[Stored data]
______
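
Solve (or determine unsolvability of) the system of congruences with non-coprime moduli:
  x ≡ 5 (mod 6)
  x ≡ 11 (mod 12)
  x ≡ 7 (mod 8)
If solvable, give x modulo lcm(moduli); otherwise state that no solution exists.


Moduli 6, 12, 8 are not pairwise coprime, so CRT works modulo lcm(m_i) when all pairwise compatibility conditions hold.
Pairwise compatibility: gcd(m_i, m_j) must divide a_i - a_j for every pair.
Merge one congruence at a time:
  Start: x ≡ 5 (mod 6).
  Combine with x ≡ 11 (mod 12): gcd(6, 12) = 6; 11 - 5 = 6, which IS divisible by 6, so compatible.
    Write x = 5 + 6·t and substitute into x ≡ 11 (mod 12): 6·t ≡ 11 − 5 = 6 (mod 12).
    Divide the congruence (and modulus) by g = 6: 1·t ≡ 1 (mod 2).
    So t ≡ 1 (mod 2).
    Then x = 5 + 6·1 = 11, valid modulo lcm(6, 12) = 12: x ≡ 11 (mod 12).
  Combine with x ≡ 7 (mod 8): gcd(12, 8) = 4; 7 - 11 = -4, which IS divisible by 4, so compatible.
    Write x = 11 + 12·t and substitute into x ≡ 7 (mod 8): 12·t ≡ 7 − 11 = -4 (mod 8).
    Divide the congruence (and modulus) by g = 4: 3·t ≡ -1 (mod 2).
    Reduce coefficients mod 2: 1·t ≡ 1 (mod 2).
    So t ≡ 1 (mod 2).
    Then x = 11 + 12·1 = 23, valid modulo lcm(12, 8) = 24: x ≡ 23 (mod 24).
Verify: 23 mod 6 = 5, 23 mod 12 = 11, 23 mod 8 = 7.

x ≡ 23 (mod 24).


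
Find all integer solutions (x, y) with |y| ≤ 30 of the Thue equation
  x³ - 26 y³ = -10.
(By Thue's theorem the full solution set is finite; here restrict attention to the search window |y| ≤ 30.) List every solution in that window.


The equation is x³ - 26y³ = -10. For fixed y, x³ = 26·y³ − 10, so a solution requires the RHS to be a perfect cube.
Strategy: iterate y from -30 to 30, compute RHS = 26·y³ − 10, and check whether it is a (positive or negative) perfect cube.
Check small values of y:
  y = 0: RHS = -10 is not a perfect cube.
  y = 1: RHS = 16 is not a perfect cube.
  y = -1: RHS = -36 is not a perfect cube.
  y = 2: RHS = 198 is not a perfect cube.
  y = -2: RHS = -218 is not a perfect cube.
  y = 3: RHS = 692 is not a perfect cube.
  y = -3: RHS = -712 is not a perfect cube.
Continuing the search up to |y| = 30 finds no solutions either.
No (x, y) in the scanned range satisfies the equation.

No integer solutions with |y| ≤ 30.


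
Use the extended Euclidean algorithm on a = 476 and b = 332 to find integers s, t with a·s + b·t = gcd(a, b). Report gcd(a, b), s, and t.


Euclidean algorithm on (476, 332) — divide until remainder is 0:
  476 = 1 · 332 + 144
  332 = 2 · 144 + 44
  144 = 3 · 44 + 12
  44 = 3 · 12 + 8
  12 = 1 · 8 + 4
  8 = 2 · 4 + 0
gcd(476, 332) = 4.
Track Bezout coefficients alongside the remainders: start with r₀ = 476 = a·1 + b·0 (s = 1, t = 0) and r₁ = 332 = a·0 + b·1 (s = 0, t = 1); each new remainder r_{k+1} = r_{k-1} − q_k·r_k inherits s_{k+1} = s_{k-1} − q_k·s_k, t_{k+1} = t_{k-1} − q_k·t_k, so r_k = a·s_k + b·t_k at every step:
  q = 1: r = 144, s = 1 − 1·0 = 1, t = 0 − 1·1 = -1  (check: 476·1 + 332·(-1) = 144)
  q = 2: r = 44, s = 0 − 2·1 = -2, t = 1 − 2·(-1) = 3  (check: 476·(-2) + 332·3 = 44)
  q = 3: r = 12, s = 1 − 3·(-2) = 7, t = -1 − 3·3 = -10  (check: 476·7 + 332·(-10) = 12)
  q = 3: r = 8, s = -2 − 3·7 = -23, t = 3 − 3·(-10) = 33  (check: 476·(-23) + 332·33 = 8)
  q = 1: r = 4, s = 7 − 1·(-23) = 30, t = -10 − 1·33 = -43  (check: 476·30 + 332·(-43) = 4)
The row with r = 4 (the gcd) gives the Bezout coefficients s = 30, t = -43.
Result: 476 · (30) + 332 · (-43) = 4.

gcd(476, 332) = 4; s = 30, t = -43 (check: 476·30 + 332·(-43) = 4).


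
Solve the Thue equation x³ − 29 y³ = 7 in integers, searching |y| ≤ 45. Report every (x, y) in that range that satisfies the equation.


The equation is x³ - 29y³ = 7. For fixed y, x³ = 29·y³ + 7, so a solution requires the RHS to be a perfect cube.
Strategy: iterate y from -45 to 45, compute RHS = 29·y³ + 7, and check whether it is a (positive or negative) perfect cube.
Check small values of y:
  y = 0: RHS = 7 is not a perfect cube.
  y = 1: RHS = 36 is not a perfect cube.
  y = -1: RHS = -22 is not a perfect cube.
  y = 2: RHS = 239 is not a perfect cube.
  y = -2: RHS = -225 is not a perfect cube.
  y = 3: RHS = 790 is not a perfect cube.
  y = -3: RHS = -776 is not a perfect cube.
Continuing the search up to |y| = 45 finds no solutions either.
No (x, y) in the scanned range satisfies the equation.

No integer solutions with |y| ≤ 45.


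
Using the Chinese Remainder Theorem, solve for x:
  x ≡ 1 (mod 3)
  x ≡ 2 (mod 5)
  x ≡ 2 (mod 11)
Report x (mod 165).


Moduli 3, 5, 11 are pairwise coprime; by CRT there is a unique solution modulo M = 3 · 5 · 11 = 165.
Solve pairwise, accumulating the modulus:
  Start with x ≡ 1 (mod 3).
  Combine with x ≡ 2 (mod 5): since gcd(3, 5) = 1, we get a unique residue mod 15.
    Write x = 1 + 3·t and substitute into x ≡ 2 (mod 5): 3·t ≡ 2 − 1 = 1 (mod 5).
    The inverse of 3 mod 5 is 2 (since 3·2 = 6 = 1·5 + 1), so t ≡ 2·1 = 2 ≡ 2 (mod 5).
    Then x = 1 + 3·2 = 7, valid modulo lcm(3, 5) = 15: x ≡ 7 (mod 15).
  Combine with x ≡ 2 (mod 11): since gcd(15, 11) = 1, we get a unique residue mod 165.
    Write x = 7 + 15·t and substitute into x ≡ 2 (mod 11): 15·t ≡ 2 − 7 = -5 (mod 11).
    Reduce coefficients mod 11: 4·t ≡ 6 (mod 11).
    The inverse of 4 mod 11 is 3 (since 4·3 = 12 = 1·11 + 1), so t ≡ 3·6 = 18 ≡ 7 (mod 11).
    Then x = 7 + 15·7 = 112, valid modulo lcm(15, 11) = 165: x ≡ 112 (mod 165).
Verify: 112 mod 3 = 1 ✓, 112 mod 5 = 2 ✓, 112 mod 11 = 2 ✓.

x ≡ 112 (mod 165).


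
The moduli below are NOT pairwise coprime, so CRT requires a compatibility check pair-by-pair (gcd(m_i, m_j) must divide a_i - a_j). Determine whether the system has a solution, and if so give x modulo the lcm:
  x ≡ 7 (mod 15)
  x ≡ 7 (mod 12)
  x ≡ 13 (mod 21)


Moduli 15, 12, 21 are not pairwise coprime, so CRT works modulo lcm(m_i) when all pairwise compatibility conditions hold.
Pairwise compatibility: gcd(m_i, m_j) must divide a_i - a_j for every pair.
Merge one congruence at a time:
  Start: x ≡ 7 (mod 15).
  Combine with x ≡ 7 (mod 12): gcd(15, 12) = 3; 7 - 7 = 0, which IS divisible by 3, so compatible.
    Write x = 7 + 15·t and substitute into x ≡ 7 (mod 12): 15·t ≡ 7 − 7 = 0 (mod 12).
    Divide the congruence (and modulus) by g = 3: 5·t ≡ 0 (mod 4).
    Reduce coefficients mod 4: 1·t ≡ 0 (mod 4).
    So t ≡ 0 (mod 4).
    Then x = 7 + 15·0 = 7, valid modulo lcm(15, 12) = 60: x ≡ 7 (mod 60).
  Combine with x ≡ 13 (mod 21): gcd(60, 21) = 3; 13 - 7 = 6, which IS divisible by 3, so compatible.
    Write x = 7 + 60·t and substitute into x ≡ 13 (mod 21): 60·t ≡ 13 − 7 = 6 (mod 21).
    Divide the congruence (and modulus) by g = 3: 20·t ≡ 2 (mod 7).
    Reduce coefficients mod 7: 6·t ≡ 2 (mod 7).
    The inverse of 6 mod 7 is 6 (since 6·6 = 36 = 5·7 + 1), so t ≡ 6·2 = 12 ≡ 5 (mod 7).
    Then x = 7 + 60·5 = 307, valid modulo lcm(60, 21) = 420: x ≡ 307 (mod 420).
Verify: 307 mod 15 = 7, 307 mod 12 = 7, 307 mod 21 = 13.

x ≡ 307 (mod 420).


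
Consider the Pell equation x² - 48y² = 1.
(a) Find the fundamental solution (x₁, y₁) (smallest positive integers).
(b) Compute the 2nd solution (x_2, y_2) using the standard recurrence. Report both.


Step 1: Find the fundamental solution (x₁, y₁) of x² - 48y² = 1.
  Expand √48 as a continued fraction. a₀ = ⌊√48⌋ = 6; iterate m_{k+1} = d_k·a_k − m_k, d_{k+1} = (48 − m_{k+1}²)/d_k, a_{k+1} = ⌊(a₀ + m_{k+1})/d_{k+1}⌋ (starting m₀ = 0, d₀ = 1), with convergents p_k = a_k·p_{k-1} + p_{k-2}, q_k = a_k·q_{k-1} + q_{k-2} (p₋₁ = 1, q₋₁ = 0):
  k = 0: a₀ = 6; p₀/q₀ = 6/1; p₀² − 48·q₀² = 36 − 48 = -12.
  k = 1: m = 6, d = 12, a = ⌊(6 + 6)/12⌋ = 1; p/q = (1·6 + 1)/(1·1 + 0) = 7/1; p² − 48·q² = 49 − 48 = 1.
  The first convergent with p² − 48·q² = 1 gives the fundamental solution (x₁, y₁) = (7, 1).
Step 2: Apply the recurrence (x_{n+1}, y_{n+1}) = (x₁x_n + 48y₁y_n, x₁y_n + y₁x_n) repeatedly.
  From (x_1, y_1) = (7, 1): x_2 = 7·7 + 48·1·1 = 97; y_2 = 7·1 + 1·7 = 14.
Step 3: Verify x_2² - 48·y_2² = 9409 - 9408 = 1 (should be 1). ✓

(x_1, y_1) = (7, 1); (x_2, y_2) = (97, 14).


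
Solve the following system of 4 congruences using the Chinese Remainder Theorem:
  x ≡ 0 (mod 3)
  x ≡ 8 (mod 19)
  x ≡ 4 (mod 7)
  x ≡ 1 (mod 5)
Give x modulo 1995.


Product of moduli M = 3 · 19 · 7 · 5 = 1995.
Merge one congruence at a time:
  Start: x ≡ 0 (mod 3).
  Combine with x ≡ 8 (mod 19); new modulus lcm = 57.
    Write x = 0 + 3·t and substitute into x ≡ 8 (mod 19): 3·t ≡ 8 − 0 = 8 (mod 19).
    The inverse of 3 mod 19 is 13 (since 3·13 = 39 = 2·19 + 1), so t ≡ 13·8 = 104 ≡ 9 (mod 19).
    Then x = 0 + 3·9 = 27, valid modulo lcm(3, 19) = 57: x ≡ 27 (mod 57).
  Combine with x ≡ 4 (mod 7); new modulus lcm = 399.
    Write x = 27 + 57·t and substitute into x ≡ 4 (mod 7): 57·t ≡ 4 − 27 = -23 (mod 7).
    Reduce coefficients mod 7: 1·t ≡ 5 (mod 7).
    So t ≡ 5 (mod 7).
    Then x = 27 + 57·5 = 312, valid modulo lcm(57, 7) = 399: x ≡ 312 (mod 399).
  Combine with x ≡ 1 (mod 5); new modulus lcm = 1995.
    Write x = 312 + 399·t and substitute into x ≡ 1 (mod 5): 399·t ≡ 1 − 312 = -311 (mod 5).
    Reduce coefficients mod 5: 4·t ≡ 4 (mod 5).
    The inverse of 4 mod 5 is 4 (since 4·4 = 16 = 3·5 + 1), so t ≡ 4·4 = 16 ≡ 1 (mod 5).
    Then x = 312 + 399·1 = 711, valid modulo lcm(399, 5) = 1995: x ≡ 711 (mod 1995).
Verify against each original: 711 mod 3 = 0, 711 mod 19 = 8, 711 mod 7 = 4, 711 mod 5 = 1.

x ≡ 711 (mod 1995).


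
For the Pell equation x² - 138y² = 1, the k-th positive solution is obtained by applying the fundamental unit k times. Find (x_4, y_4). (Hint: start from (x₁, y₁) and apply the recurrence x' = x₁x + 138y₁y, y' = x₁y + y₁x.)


Step 1: Find the fundamental solution (x₁, y₁) of x² - 138y² = 1.
  Expand √138 as a continued fraction. a₀ = ⌊√138⌋ = 11; iterate m_{k+1} = d_k·a_k − m_k, d_{k+1} = (138 − m_{k+1}²)/d_k, a_{k+1} = ⌊(a₀ + m_{k+1})/d_{k+1}⌋ (starting m₀ = 0, d₀ = 1), with convergents p_k = a_k·p_{k-1} + p_{k-2}, q_k = a_k·q_{k-1} + q_{k-2} (p₋₁ = 1, q₋₁ = 0):
  k = 0: a₀ = 11; p₀/q₀ = 11/1; p₀² − 138·q₀² = 121 − 138 = -17.
  k = 1: m = 11, d = 17, a = ⌊(11 + 11)/17⌋ = 1; p/q = (1·11 + 1)/(1·1 + 0) = 12/1; p² − 138·q² = 144 − 138 = 6.
  k = 2: m = 6, d = 6, a = ⌊(11 + 6)/6⌋ = 2; p/q = (2·12 + 11)/(2·1 + 1) = 35/3; p² − 138·q² = 1225 − 1242 = -17.
  k = 3: m = 6, d = 17, a = ⌊(11 + 6)/17⌋ = 1; p/q = (1·35 + 12)/(1·3 + 1) = 47/4; p² − 138·q² = 2209 − 2208 = 1.
  The first convergent with p² − 138·q² = 1 gives the fundamental solution (x₁, y₁) = (47, 4).
Step 2: Apply the recurrence (x_{n+1}, y_{n+1}) = (x₁x_n + 138y₁y_n, x₁y_n + y₁x_n) repeatedly.
  From (x_1, y_1) = (47, 4): x_2 = 47·47 + 138·4·4 = 4417; y_2 = 47·4 + 4·47 = 376.
  From (x_2, y_2) = (4417, 376): x_3 = 47·4417 + 138·4·376 = 415151; y_3 = 47·376 + 4·4417 = 35340.
  From (x_3, y_3) = (415151, 35340): x_4 = 47·415151 + 138·4·35340 = 39019777; y_4 = 47·35340 + 4·415151 = 3321584.
Step 3: Verify x_4² - 138·y_4² = 1522542997129729 - 1522542997129728 = 1 (should be 1). ✓

(x_1, y_1) = (47, 4); (x_4, y_4) = (39019777, 3321584).


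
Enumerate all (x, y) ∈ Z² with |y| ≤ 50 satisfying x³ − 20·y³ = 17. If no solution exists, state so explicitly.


The equation is x³ - 20y³ = 17. For fixed y, x³ = 20·y³ + 17, so a solution requires the RHS to be a perfect cube.
Strategy: iterate y from -50 to 50, compute RHS = 20·y³ + 17, and check whether it is a (positive or negative) perfect cube.
Check small values of y:
  y = 0: RHS = 17 is not a perfect cube.
  y = 1: RHS = 37 is not a perfect cube.
  y = -1: RHS = -3 is not a perfect cube.
  y = 2: RHS = 177 is not a perfect cube.
  y = -2: RHS = -143 is not a perfect cube.
  y = 3: RHS = 557 is not a perfect cube.
  y = -3: RHS = -523 is not a perfect cube.
Continuing the search up to |y| = 50 finds no solutions either.
No (x, y) in the scanned range satisfies the equation.

No integer solutions with |y| ≤ 50.


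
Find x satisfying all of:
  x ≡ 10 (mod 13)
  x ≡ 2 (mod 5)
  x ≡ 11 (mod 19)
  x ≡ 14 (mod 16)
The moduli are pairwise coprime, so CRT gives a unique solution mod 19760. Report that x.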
______
● What is being asked
Copy out every line in the entries above that holds "congruences".

● Answer
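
Solve (or determine unsolvability of) the system of congruences with non-coprime moduli:
Solve the following system of 4 congruences using the Chinese Remainder Theorem: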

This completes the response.